Will you write out all the entries below exactly?
Available data section start
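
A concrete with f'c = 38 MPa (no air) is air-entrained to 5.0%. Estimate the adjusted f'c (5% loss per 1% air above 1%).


Strength loss = (5.0 - 1) * 5 = 20.0%
f'c = 38 * (1 - 20.0/100)
= 30.4 MPa

30.4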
Available data section end
### Written answer:
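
A concrete with f'c = 38 MPa (no air) is air-entrained to 5.0%. Estimate the adjusted f'c (5% loss per 1% air above 1%).


Strength loss = (5.0 - 1) * 5 = 20.0%
f'c = 38 * (1 - 20.0/100)
= 30.4 MPa

30.4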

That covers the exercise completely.